START Extracted entries

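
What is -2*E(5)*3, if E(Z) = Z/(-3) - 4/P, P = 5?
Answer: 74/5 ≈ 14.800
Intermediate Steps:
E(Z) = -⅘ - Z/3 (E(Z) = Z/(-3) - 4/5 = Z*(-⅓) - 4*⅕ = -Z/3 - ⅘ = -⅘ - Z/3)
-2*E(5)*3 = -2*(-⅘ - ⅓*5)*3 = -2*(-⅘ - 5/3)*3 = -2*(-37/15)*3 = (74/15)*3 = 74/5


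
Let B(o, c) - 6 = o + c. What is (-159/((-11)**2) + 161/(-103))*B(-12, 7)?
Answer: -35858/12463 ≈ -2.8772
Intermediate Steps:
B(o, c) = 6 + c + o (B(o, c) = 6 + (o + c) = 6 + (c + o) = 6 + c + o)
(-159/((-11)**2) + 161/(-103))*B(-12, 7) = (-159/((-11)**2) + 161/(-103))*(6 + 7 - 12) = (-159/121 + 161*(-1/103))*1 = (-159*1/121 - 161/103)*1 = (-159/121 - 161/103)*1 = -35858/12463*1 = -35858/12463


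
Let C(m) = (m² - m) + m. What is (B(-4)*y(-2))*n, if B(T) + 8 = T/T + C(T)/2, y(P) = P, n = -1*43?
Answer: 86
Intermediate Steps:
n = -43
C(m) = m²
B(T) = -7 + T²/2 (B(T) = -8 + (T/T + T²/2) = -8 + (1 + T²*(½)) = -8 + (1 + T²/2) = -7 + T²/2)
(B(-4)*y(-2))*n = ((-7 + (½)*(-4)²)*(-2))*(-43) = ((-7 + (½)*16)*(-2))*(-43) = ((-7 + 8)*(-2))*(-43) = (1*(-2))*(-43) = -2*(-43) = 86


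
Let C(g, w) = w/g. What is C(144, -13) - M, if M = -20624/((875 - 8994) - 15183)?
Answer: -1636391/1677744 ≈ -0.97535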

END Extracted entries
START Extracted entries

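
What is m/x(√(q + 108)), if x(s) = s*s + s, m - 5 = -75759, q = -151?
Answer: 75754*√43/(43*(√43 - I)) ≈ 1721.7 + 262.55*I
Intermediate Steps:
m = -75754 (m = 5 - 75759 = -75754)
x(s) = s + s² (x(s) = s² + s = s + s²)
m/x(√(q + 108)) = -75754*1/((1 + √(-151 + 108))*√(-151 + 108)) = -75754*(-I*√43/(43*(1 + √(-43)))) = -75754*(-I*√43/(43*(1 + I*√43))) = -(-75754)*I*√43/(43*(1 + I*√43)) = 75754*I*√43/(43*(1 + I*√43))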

END Extracted entries

Set down, exactly as they stand above, the lines starting with the line with "Let C(g, w)" and going on through the line with "Answer: -1636391/1677744 ≈ -0.97535", and no others.

> Answer area:
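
Let C(g, w) = w/g. What is C(144, -13) - M, if M = -20624/((875 - 8994) - 15183)?
Answer: -1636391/1677744 ≈ -0.97535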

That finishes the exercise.